#### Provided information ####

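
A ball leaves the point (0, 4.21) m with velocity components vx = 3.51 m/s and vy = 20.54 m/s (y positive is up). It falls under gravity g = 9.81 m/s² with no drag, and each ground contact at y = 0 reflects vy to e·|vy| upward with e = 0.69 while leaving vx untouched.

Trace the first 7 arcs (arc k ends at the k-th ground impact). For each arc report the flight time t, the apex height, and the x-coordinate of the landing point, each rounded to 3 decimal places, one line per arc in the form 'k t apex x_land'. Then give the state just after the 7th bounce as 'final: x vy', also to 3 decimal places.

1 4.383 25.713 15.386
2 3.160 12.242 26.476
3 2.180 5.828 34.128
4 1.504 2.775 39.408
5 1.038 1.321 43.052
6 0.716 0.629 45.566
7 0.494 0.299 47.300
final: 47.300 1.673

Arc 1: start y=4.210, vy=20.540 → t=4.383, apex=25.713, x_land=15.386, impact vy=-22.461
  bounce: vy ← 0.69·22.461 = 15.498
Arc 2: start y=0.000, vy=15.498 → t=3.160, apex=12.242, x_land=26.476, impact vy=-15.498
  bounce: vy ← 0.69·15.498 = 10.694
Arc 3: start y=0.000, vy=10.694 → t=2.180, apex=5.828, x_land=34.128, impact vy=-10.694
  bounce: vy ← 0.69·10.694 = 7.379
Arc 4: start y=0.000, vy=7.379 → t=1.504, apex=2.775, x_land=39.408, impact vy=-7.379
  bounce: vy ← 0.69·7.379 = 5.091
Arc 5: start y=0.000, vy=5.091 → t=1.038, apex=1.321, x_land=43.052, impact vy=-5.091
  bounce: vy ← 0.69·5.091 = 3.513
Arc 6: start y=0.000, vy=3.513 → t=0.716, apex=0.629, x_land=45.566, impact vy=-3.513
  bounce: vy ← 0.69·3.513 = 2.424
Arc 7: start y=0.000, vy=2.424 → t=0.494, apex=0.299, x_land=47.300, impact vy=-2.424
  bounce: vy ← 0.69·2.424 = 1.673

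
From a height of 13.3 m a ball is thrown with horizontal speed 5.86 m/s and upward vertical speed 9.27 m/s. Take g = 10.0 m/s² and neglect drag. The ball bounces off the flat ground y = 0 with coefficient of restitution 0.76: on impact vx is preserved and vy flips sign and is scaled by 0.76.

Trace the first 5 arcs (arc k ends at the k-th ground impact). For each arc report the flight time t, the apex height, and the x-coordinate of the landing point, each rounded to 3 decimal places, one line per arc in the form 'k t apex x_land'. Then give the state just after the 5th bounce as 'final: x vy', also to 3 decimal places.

1 2.803 17.597 16.426
2 2.852 10.164 33.135
3 2.167 5.871 45.835
4 1.647 3.391 55.486
5 1.252 1.959 62.822
final: 62.822 4.757

Arc 1: start y=13.300, vy=9.270 → t=2.803, apex=17.597, x_land=16.426, impact vy=-18.760
  bounce: vy ← 0.76·18.760 = 14.258
Arc 2: start y=0.000, vy=14.258 → t=2.852, apex=10.164, x_land=33.135, impact vy=-14.258
  bounce: vy ← 0.76·14.258 = 10.836
Arc 3: start y=0.000, vy=10.836 → t=2.167, apex=5.871, x_land=45.835, impact vy=-10.836
  bounce: vy ← 0.76·10.836 = 8.235
Arc 4: start y=0.000, vy=8.235 → t=1.647, apex=3.391, x_land=55.486, impact vy=-8.235
  bounce: vy ← 0.76·8.235 = 6.259
Arc 5: start y=0.000, vy=6.259 → t=1.252, apex=1.959, x_land=62.822, impact vy=-6.259
  bounce: vy ← 0.76·6.259 = 4.757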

####

- _Prompt_
The reply must repeat all of the records precisely.

- _Answer box_
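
A ball leaves the point (0, 4.21) m with velocity components vx = 3.51 m/s and vy = 20.54 m/s (y positive is up). It falls under gravity g = 9.81 m/s² with no drag, and each ground contact at y = 0 reflects vy to e·|vy| upward with e = 0.69 while leaving vx untouched.

Trace the first 7 arcs (arc k ends at the k-th ground impact). For each arc report the flight time t, the apex height, and the x-coordinate of the landing point, each rounded to 3 decimal places, one line per arc in the form 'k t apex x_land'. Then give the state just after the 7th bounce as 'final: x vy', also to 3 decimal places.

1 4.383 25.713 15.386
2 3.160 12.242 26.476
3 2.180 5.828 34.128
4 1.504 2.775 39.408
5 1.038 1.321 43.052
6 0.716 0.629 45.566
7 0.494 0.299 47.300
final: 47.300 1.673

Arc 1: start y=4.210, vy=20.540 → t=4.383, apex=25.713, x_land=15.386, impact vy=-22.461
  bounce: vy ← 0.69·22.461 = 15.498
Arc 2: start y=0.000, vy=15.498 → t=3.160, apex=12.242, x_land=26.476, impact vy=-15.498
  bounce: vy ← 0.69·15.498 = 10.694
Arc 3: start y=0.000, vy=10.694 → t=2.180, apex=5.828, x_land=34.128, impact vy=-10.694
  bounce: vy ← 0.69·10.694 = 7.379
Arc 4: start y=0.000, vy=7.379 → t=1.504, apex=2.775, x_land=39.408, impact vy=-7.379
  bounce: vy ← 0.69·7.379 = 5.091
Arc 5: start y=0.000, vy=5.091 → t=1.038, apex=1.321, x_land=43.052, impact vy=-5.091
  bounce: vy ← 0.69·5.091 = 3.513
Arc 6: start y=0.000, vy=3.513 → t=0.716, apex=0.629, x_land=45.566, impact vy=-3.513
  bounce: vy ← 0.69·3.513 = 2.424
Arc 7: start y=0.000, vy=2.424 → t=0.494, apex=0.299, x_land=47.300, impact vy=-2.424
  bounce: vy ← 0.69·2.424 = 1.673

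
From a height of 13.3 m a ball is thrown with horizontal speed 5.86 m/s and upward vertical speed 9.27 m/s. Take g = 10.0 m/s² and neglect drag. The ball bounces off the flat ground y = 0 with coefficient of restitution 0.76: on impact vx is preserved and vy flips sign and is scaled by 0.76.

Trace the first 5 arcs (arc k ends at the k-th ground impact). For each arc report the flight time t, the apex height, and the x-coordinate of the landing point, each rounded to 3 decimal places, one line per arc in the form 'k t apex x_land'. Then give the state just after the 5th bounce as 'final: x vy', also to 3 decimal places.

1 2.803 17.597 16.426
2 2.852 10.164 33.135
3 2.167 5.871 45.835
4 1.647 3.391 55.486
5 1.252 1.959 62.822
final: 62.822 4.757

Arc 1: start y=13.300, vy=9.270 → t=2.803, apex=17.597, x_land=16.426, impact vy=-18.760
  bounce: vy ← 0.76·18.760 = 14.258
Arc 2: start y=0.000, vy=14.258 → t=2.852, apex=10.164, x_land=33.135, impact vy=-14.258
  bounce: vy ← 0.76·14.258 = 10.836
Arc 3: start y=0.000, vy=10.836 → t=2.167, apex=5.871, x_land=45.835, impact vy=-10.836
  bounce: vy ← 0.76·10.836 = 8.235
Arc 4: start y=0.000, vy=8.235 → t=1.647, apex=3.391, x_land=55.486, impact vy=-8.235
  bounce: vy ← 0.76·8.235 = 6.259
Arc 5: start y=0.000, vy=6.259 → t=1.252, apex=1.959, x_land=62.822, impact vy=-6.259
  bounce: vy ← 0.76·6.259 = 4.757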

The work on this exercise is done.